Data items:
^^^^^^^^^^^^^^^^

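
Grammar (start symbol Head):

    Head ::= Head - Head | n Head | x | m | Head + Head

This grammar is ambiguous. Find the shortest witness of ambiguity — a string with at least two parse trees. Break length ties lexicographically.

n m + m

length 1: no string has ≥2 trees
length 2: no string has ≥2 trees
length 3: no string has ≥2 trees
length 4: n m + m has 2 parse trees

Two derivations of n m + m:
  Head ⇒ n Head ⇒ n Head + Head ⇒ n m + Head ⇒ n m + m
  Head ⇒ Head + Head ⇒ n Head + Head ⇒ n m + Head ⇒ n m + m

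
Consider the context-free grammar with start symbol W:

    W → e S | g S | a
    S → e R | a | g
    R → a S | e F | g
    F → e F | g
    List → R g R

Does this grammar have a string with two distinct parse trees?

(List is unreachable from W, so its rules don't affect L(W).) The reachable rules are right-linear with at most one rule per (nonterminal, next-terminal) pair. Each input token forces the next rule, so parsing is deterministic.

Unambiguous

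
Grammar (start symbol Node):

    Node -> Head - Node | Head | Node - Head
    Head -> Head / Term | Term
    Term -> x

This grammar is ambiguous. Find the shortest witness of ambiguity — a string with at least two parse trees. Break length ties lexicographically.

length 1: no string has ≥2 trees
length 3: x - x has 2 parse trees

Two derivations of x - x:
  Node ⇒ Head - Node ⇒ Term - Node ⇒ x - Node ⇒ x - Head ⇒ x - Term ⇒ x - x
  Node ⇒ Node - Head ⇒ Head - Head ⇒ Term - Head ⇒ x - Head ⇒ x - Term ⇒ x - x

x - x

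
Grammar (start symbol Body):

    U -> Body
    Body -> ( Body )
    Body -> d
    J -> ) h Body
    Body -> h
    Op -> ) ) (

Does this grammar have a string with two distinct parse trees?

Unambiguous

Only Body is reachable from Body; ignoring the rest: L(Body) is { openⁿ atom closeⁿ : n ≥ 0 }. The bracket depth fixes n, and the derivation is forced at every step.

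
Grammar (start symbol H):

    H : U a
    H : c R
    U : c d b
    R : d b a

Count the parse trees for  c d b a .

Parse trees for c d b a:
  [H [U c d b] a]
  [H c [R d b a]]

2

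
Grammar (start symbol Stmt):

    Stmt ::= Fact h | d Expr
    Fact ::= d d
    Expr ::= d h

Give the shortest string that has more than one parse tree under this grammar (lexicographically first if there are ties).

length 3: d d h has 2 parse trees

Two derivations of d d h:
  Stmt ⇒ Fact h ⇒ d d h
  Stmt ⇒ d Expr ⇒ d d h

d d h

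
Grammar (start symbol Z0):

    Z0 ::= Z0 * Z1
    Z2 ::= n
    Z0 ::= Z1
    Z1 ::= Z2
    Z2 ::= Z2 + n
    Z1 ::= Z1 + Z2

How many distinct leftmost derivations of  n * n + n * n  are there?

2

Parse trees for n * n + n * n:
  [Z0 [Z0 [Z0 [Z1 [Z2 n]]] * [Z1 [Z2 [Z2 n] + n]]] * [Z1 [Z2 n]]]
  [Z0 [Z0 [Z0 [Z1 [Z2 n]]] * [Z1 [Z1 [Z2 n]] + [Z2 n]]] * [Z1 [Z2 n]]]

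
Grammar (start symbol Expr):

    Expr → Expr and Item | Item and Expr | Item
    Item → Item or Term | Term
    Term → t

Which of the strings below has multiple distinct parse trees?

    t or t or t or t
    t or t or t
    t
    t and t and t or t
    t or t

t or t or t or t: 1 tree
t or t or t: 1 tree
t: 1 tree
t and t and t or t: 4 trees
t or t: 1 tree

t and t and t or t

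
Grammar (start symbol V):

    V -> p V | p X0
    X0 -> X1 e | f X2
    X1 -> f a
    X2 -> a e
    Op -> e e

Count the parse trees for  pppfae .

2

Parse trees for pppfae:
  [V p [V p [V p [X0 [X1 f a] e]]]]
  [V p [V p [V p [X0 f [X2 a e]]]]]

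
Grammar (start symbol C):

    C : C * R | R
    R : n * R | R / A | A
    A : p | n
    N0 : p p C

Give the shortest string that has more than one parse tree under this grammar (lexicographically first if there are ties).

n * n

length 1: no string has ≥2 trees
length 3: n * n has 2 parse trees

Two derivations of n * n:
  C ⇒ C * R ⇒ R * R ⇒ A * R ⇒ n * R ⇒ n * A ⇒ n * n
  C ⇒ R ⇒ n * R ⇒ n * A ⇒ n * n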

^^^^^^^^^^^^^^^^

### TASK BRIEF
An exact copy of all the entries is what's needed; write it out.

### EXERCISE OUTPUT
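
Grammar (start symbol Head):

    Head ::= Head - Head | n Head | x | m | Head + Head

This grammar is ambiguous. Find the shortest witness of ambiguity — a string with at least two parse trees. Break length ties lexicographically.

n m + m

length 1: no string has ≥2 trees
length 2: no string has ≥2 trees
length 3: no string has ≥2 trees
length 4: n m + m has 2 parse trees

Two derivations of n m + m:
  Head ⇒ n Head ⇒ n Head + Head ⇒ n m + Head ⇒ n m + m
  Head ⇒ Head + Head ⇒ n Head + Head ⇒ n m + Head ⇒ n m + m

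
Consider the context-free grammar with start symbol W:

    W → e S | g S | a
    S → e R | a | g
    R → a S | e F | g
    F → e F | g
    List → R g R

Does this grammar have a string with two distinct parse trees?

(List is unreachable from W, so its rules don't affect L(W).) The reachable rules are right-linear with at most one rule per (nonterminal, next-terminal) pair. Each input token forces the next rule, so parsing is deterministic.

Unambiguous

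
Grammar (start symbol Node):

    Node -> Head - Node | Head | Node - Head
    Head -> Head / Term | Term
    Term -> x

This grammar is ambiguous. Find the shortest witness of ambiguity — a string with at least two parse trees. Break length ties lexicographically.

length 1: no string has ≥2 trees
length 3: x - x has 2 parse trees

Two derivations of x - x:
  Node ⇒ Head - Node ⇒ Term - Node ⇒ x - Node ⇒ x - Head ⇒ x - Term ⇒ x - x
  Node ⇒ Node - Head ⇒ Head - Head ⇒ Term - Head ⇒ x - Head ⇒ x - Term ⇒ x - x

x - x

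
Grammar (start symbol Body):

    U -> Body
    Body -> ( Body )
    Body -> d
    J -> ) h Body
    Body -> h
    Op -> ) ) (

Does this grammar have a string with two distinct parse trees?

Unambiguous

Only Body is reachable from Body; ignoring the rest: L(Body) is { openⁿ atom closeⁿ : n ≥ 0 }. The bracket depth fixes n, and the derivation is forced at every step.

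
Grammar (start symbol H):

    H : U a
    H : c R
    U : c d b
    R : d b a

Count the parse trees for  c d b a .

Parse trees for c d b a:
  [H [U c d b] a]
  [H c [R d b a]]

2

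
Grammar (start symbol Stmt):

    Stmt ::= Fact h | d Expr
    Fact ::= d d
    Expr ::= d h

Give the shortest string that has more than one parse tree under this grammar (lexicographically first if there are ties).

length 3: d d h has 2 parse trees

Two derivations of d d h:
  Stmt ⇒ Fact h ⇒ d d h
  Stmt ⇒ d Expr ⇒ d d h

d d h

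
Grammar (start symbol Z0):

    Z0 ::= Z0 * Z1
    Z2 ::= n
    Z0 ::= Z1
    Z1 ::= Z2
    Z2 ::= Z2 + n
    Z1 ::= Z1 + Z2

How many distinct leftmost derivations of  n * n + n * n  are there?

2

Parse trees for n * n + n * n:
  [Z0 [Z0 [Z0 [Z1 [Z2 n]]] * [Z1 [Z2 [Z2 n] + n]]] * [Z1 [Z2 n]]]
  [Z0 [Z0 [Z0 [Z1 [Z2 n]]] * [Z1 [Z1 [Z2 n]] + [Z2 n]]] * [Z1 [Z2 n]]]

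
Grammar (start symbol Expr):

    Expr → Expr and Item | Item and Expr | Item
    Item → Item or Term | Term
    Term → t

Which of the strings below has multiple distinct parse trees?

    t or t or t or t
    t or t or t
    t
    t and t and t or t
    t or t

t or t or t or t: 1 tree
t or t or t: 1 tree
t: 1 tree
t and t and t or t: 4 trees
t or t: 1 tree

t and t and t or t

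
Grammar (start symbol V):

    V -> p V | p X0
    X0 -> X1 e | f X2
    X1 -> f a
    X2 -> a e
    Op -> e e

Count the parse trees for  pppfae .

2

Parse trees for pppfae:
  [V p [V p [V p [X0 [X1 f a] e]]]]
  [V p [V p [V p [X0 f [X2 a e]]]]]

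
Grammar (start symbol C):

    C : C * R | R
    R : n * R | R / A | A
    A : p | n
    N0 : p p C

Give the shortest string that has more than one parse tree under this grammar (lexicographically first if there are ties).

n * n

length 1: no string has ≥2 trees
length 3: n * n has 2 parse trees

Two derivations of n * n:
  C ⇒ C * R ⇒ R * R ⇒ A * R ⇒ n * R ⇒ n * A ⇒ n * n
  C ⇒ R ⇒ n * R ⇒ n * A ⇒ n * n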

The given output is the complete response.